Provided records >>
==========

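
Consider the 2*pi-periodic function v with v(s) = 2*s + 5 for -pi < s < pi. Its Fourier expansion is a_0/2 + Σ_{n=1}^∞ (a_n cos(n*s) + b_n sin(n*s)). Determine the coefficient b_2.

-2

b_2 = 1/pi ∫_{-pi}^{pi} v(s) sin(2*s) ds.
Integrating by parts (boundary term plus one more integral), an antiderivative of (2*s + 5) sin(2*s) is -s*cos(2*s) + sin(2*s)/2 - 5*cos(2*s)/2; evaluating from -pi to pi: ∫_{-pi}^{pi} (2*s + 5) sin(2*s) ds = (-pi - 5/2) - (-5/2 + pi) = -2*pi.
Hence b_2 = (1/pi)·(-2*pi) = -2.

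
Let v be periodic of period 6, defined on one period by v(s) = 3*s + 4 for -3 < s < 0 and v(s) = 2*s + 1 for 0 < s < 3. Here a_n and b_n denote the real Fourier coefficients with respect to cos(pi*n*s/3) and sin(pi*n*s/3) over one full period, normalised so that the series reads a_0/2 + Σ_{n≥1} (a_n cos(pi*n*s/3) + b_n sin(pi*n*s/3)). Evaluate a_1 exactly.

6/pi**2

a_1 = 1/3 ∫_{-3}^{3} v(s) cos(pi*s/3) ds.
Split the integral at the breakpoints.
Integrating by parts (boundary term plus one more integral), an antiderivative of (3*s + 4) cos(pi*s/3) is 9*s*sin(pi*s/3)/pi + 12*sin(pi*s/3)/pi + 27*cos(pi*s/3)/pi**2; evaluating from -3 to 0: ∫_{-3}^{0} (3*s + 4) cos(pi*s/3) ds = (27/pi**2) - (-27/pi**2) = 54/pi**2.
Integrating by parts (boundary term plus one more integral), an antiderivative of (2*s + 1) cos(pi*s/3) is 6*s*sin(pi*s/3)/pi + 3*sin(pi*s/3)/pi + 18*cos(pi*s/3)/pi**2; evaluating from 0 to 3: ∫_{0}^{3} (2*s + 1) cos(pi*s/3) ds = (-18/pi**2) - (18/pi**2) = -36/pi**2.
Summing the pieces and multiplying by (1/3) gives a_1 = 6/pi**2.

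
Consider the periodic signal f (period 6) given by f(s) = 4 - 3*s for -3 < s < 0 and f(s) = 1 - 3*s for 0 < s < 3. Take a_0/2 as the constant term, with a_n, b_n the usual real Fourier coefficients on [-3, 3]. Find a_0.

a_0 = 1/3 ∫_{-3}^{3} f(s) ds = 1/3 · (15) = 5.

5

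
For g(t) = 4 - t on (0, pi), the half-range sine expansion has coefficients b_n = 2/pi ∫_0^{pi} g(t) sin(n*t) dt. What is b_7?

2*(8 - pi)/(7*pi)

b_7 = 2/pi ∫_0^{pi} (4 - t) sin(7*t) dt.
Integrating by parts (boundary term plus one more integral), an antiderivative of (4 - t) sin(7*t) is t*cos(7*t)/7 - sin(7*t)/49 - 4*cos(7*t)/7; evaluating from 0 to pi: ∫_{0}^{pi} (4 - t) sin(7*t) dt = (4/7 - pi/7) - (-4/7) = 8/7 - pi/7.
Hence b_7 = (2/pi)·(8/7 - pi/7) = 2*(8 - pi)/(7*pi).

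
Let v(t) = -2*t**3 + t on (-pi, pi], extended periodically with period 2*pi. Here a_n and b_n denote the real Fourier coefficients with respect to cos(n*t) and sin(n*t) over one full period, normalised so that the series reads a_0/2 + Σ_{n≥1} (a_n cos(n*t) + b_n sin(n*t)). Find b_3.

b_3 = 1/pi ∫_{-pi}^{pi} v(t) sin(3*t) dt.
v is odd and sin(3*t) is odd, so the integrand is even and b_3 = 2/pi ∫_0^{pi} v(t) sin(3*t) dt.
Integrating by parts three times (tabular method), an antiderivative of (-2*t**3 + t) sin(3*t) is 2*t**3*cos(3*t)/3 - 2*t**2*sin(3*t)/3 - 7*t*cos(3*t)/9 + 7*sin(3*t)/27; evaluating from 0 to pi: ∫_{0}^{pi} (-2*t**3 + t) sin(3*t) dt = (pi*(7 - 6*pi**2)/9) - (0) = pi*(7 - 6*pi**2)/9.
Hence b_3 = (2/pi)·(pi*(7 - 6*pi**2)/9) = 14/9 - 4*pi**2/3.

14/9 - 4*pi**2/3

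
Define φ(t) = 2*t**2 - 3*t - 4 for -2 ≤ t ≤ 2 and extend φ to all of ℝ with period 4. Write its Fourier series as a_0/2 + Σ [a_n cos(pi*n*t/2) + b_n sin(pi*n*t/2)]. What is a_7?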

==========

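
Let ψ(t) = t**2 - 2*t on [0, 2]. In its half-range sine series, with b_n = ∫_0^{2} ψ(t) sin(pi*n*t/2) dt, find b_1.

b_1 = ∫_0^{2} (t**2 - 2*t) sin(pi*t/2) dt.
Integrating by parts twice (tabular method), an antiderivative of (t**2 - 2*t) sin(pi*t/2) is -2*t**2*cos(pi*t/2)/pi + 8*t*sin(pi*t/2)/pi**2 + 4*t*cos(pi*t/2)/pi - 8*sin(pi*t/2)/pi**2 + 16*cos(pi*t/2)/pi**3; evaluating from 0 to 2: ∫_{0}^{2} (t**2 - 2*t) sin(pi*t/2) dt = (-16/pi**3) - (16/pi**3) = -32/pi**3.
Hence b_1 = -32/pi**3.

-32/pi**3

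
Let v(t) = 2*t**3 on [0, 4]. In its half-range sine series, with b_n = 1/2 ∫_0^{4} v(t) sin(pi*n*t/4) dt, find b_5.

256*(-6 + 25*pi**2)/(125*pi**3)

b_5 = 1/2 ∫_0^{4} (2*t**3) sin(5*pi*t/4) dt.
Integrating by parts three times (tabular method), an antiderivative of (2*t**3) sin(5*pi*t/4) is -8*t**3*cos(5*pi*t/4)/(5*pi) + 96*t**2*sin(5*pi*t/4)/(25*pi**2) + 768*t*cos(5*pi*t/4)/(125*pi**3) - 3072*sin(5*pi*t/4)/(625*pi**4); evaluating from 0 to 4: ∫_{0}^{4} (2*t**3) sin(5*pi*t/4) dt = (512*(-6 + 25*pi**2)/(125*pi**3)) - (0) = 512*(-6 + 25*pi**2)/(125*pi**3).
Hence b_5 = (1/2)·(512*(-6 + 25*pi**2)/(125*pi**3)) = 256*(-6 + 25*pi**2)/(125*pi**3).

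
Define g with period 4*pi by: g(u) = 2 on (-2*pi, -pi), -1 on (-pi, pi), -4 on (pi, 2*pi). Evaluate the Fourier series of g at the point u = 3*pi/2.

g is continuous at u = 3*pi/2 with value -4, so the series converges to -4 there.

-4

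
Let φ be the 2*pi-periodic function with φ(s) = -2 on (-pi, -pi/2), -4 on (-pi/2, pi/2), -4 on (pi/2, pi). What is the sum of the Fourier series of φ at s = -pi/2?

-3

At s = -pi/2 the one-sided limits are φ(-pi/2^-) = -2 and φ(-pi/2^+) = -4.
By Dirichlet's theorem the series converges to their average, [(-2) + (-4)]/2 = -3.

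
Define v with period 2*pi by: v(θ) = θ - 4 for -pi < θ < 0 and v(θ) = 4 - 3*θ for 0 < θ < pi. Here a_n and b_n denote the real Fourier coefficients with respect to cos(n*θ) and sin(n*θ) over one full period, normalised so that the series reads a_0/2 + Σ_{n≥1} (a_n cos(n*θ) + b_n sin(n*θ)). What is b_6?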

==========

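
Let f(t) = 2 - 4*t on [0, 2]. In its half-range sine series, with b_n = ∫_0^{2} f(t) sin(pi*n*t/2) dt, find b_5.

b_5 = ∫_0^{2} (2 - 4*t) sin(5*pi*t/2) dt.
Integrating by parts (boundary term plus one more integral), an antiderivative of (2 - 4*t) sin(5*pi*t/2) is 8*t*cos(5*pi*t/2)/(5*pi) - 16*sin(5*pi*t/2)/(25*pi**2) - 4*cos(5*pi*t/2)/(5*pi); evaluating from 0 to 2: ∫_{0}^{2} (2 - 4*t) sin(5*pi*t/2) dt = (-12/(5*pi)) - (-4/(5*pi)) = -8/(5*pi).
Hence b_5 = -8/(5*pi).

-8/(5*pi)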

==========

What is required >>
Find where the line with "Define g with" sits in the material above, then copy exactly from it through the line with "Define v with". Add no other line.

Written solution >>
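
Define g with period 4*pi by: g(u) = 2 on (-2*pi, -pi), -1 on (-pi, pi), -4 on (pi, 2*pi). Evaluate the Fourier series of g at the point u = 3*pi/2.

g is continuous at u = 3*pi/2 with value -4, so the series converges to -4 there.

-4

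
Let φ be the 2*pi-periodic function with φ(s) = -2 on (-pi, -pi/2), -4 on (-pi/2, pi/2), -4 on (pi/2, pi). What is the sum of the Fourier series of φ at s = -pi/2?

-3

At s = -pi/2 the one-sided limits are φ(-pi/2^-) = -2 and φ(-pi/2^+) = -4.
By Dirichlet's theorem the series converges to their average, [(-2) + (-4)]/2 = -3.

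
Define v with period 2*pi by: v(θ) = θ - 4 for -pi < θ < 0 and v(θ) = 4 - 3*θ for 0 < θ < pi. Here a_n and b_n denote the real Fourier coefficients with respect to cos(n*θ) and sin(n*θ) over one full period, normalised so that the series reads a_0/2 + Σ_{n≥1} (a_n cos(n*θ) + b_n sin(n*θ)). What is b_6?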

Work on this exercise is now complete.